Action item.
Work out how many lines of the material below contain the word "CREATE", then write that number alone.

Top of Task material

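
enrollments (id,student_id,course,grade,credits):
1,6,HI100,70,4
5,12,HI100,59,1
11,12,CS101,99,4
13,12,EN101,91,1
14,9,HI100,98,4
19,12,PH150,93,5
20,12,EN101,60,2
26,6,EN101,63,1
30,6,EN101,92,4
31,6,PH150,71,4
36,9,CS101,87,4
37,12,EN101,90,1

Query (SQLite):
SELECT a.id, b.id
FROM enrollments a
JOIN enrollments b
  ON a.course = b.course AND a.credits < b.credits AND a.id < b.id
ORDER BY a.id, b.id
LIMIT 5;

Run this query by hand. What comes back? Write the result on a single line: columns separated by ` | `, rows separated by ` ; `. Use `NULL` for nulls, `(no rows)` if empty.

5 | 14 ; 13 | 20 ; 13 | 30 ; 20 | 30 ; 26 | 30

Pairs (a,b) with same course, a.credits < b.credits, a.id < b.id.
course groups: CS101:{11,36} EN101:{13,20,26,30,37} HI100:{1,5,14} PH150:{19,31}
Ordered by (a.id, b.id); first 5.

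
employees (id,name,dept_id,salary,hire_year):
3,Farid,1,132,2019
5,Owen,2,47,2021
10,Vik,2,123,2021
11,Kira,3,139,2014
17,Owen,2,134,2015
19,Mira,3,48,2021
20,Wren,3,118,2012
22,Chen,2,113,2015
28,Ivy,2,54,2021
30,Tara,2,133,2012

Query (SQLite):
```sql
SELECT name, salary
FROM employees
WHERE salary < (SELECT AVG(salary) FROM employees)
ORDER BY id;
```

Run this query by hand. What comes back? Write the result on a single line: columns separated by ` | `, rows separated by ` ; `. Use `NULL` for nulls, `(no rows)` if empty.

Owen | 47 ; Mira | 48 ; Ivy | 54

Scalar subquery: AVG(salary) over all employees rows = 104.1.
Keep rows where salary < that value.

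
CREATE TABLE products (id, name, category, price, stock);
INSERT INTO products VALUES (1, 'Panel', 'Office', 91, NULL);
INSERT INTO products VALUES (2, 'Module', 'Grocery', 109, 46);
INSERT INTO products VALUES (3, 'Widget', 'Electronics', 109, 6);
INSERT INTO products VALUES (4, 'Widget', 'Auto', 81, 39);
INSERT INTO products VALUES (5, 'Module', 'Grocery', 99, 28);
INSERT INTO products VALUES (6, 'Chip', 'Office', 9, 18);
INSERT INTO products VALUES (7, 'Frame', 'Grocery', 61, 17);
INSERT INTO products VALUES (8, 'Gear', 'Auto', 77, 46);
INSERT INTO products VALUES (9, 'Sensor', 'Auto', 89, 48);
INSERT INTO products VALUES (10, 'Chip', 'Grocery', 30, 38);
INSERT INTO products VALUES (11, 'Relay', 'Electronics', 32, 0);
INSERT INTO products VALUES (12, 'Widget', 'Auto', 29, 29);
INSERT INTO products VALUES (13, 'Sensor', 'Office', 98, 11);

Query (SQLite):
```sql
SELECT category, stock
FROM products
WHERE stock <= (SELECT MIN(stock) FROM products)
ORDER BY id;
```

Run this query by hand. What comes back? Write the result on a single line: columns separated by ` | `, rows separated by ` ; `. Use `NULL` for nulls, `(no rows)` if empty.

Electronics | 0

Scalar subquery: MIN(stock) over all products rows = 0.
Keep rows where stock <= that value.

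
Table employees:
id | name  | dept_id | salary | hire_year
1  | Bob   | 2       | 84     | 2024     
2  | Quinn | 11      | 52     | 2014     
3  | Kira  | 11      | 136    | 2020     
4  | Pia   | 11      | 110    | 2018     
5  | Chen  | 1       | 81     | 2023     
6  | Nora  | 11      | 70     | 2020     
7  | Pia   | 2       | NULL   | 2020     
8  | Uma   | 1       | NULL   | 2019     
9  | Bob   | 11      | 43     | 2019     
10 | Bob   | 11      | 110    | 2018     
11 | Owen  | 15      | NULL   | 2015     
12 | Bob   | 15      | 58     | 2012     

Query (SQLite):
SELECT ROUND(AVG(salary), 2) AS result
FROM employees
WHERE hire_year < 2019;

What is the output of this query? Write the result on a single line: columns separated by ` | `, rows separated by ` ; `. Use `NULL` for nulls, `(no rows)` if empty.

Rows where hire_year < 2019 → salary values: [52, 110, 110, NULL, 58].
AVG = 330 / 4 (rounded to 2 dp).

82.5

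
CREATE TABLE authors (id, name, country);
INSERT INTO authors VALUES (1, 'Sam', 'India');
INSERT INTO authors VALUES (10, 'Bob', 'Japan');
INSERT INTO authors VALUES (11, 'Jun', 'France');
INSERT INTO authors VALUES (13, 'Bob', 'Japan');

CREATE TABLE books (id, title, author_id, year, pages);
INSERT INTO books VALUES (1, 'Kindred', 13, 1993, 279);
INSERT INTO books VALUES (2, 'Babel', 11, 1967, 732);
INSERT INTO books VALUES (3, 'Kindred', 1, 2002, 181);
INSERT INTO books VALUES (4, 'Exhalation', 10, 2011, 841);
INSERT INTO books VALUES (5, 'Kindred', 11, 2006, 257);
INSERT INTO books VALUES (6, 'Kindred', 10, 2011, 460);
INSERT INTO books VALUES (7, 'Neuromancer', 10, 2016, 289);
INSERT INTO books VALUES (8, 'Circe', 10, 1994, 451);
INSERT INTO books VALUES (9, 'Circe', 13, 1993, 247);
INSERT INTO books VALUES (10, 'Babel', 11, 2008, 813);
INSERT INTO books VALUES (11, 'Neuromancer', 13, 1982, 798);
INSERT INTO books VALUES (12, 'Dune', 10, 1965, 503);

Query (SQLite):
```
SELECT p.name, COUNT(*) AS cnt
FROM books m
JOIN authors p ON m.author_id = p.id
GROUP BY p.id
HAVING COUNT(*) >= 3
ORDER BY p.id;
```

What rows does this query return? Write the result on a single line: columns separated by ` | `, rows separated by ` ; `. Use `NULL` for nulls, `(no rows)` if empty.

Bob | 5 ; Jun | 3 ; Bob | 3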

Bottom of Task material

Exercise answer.
3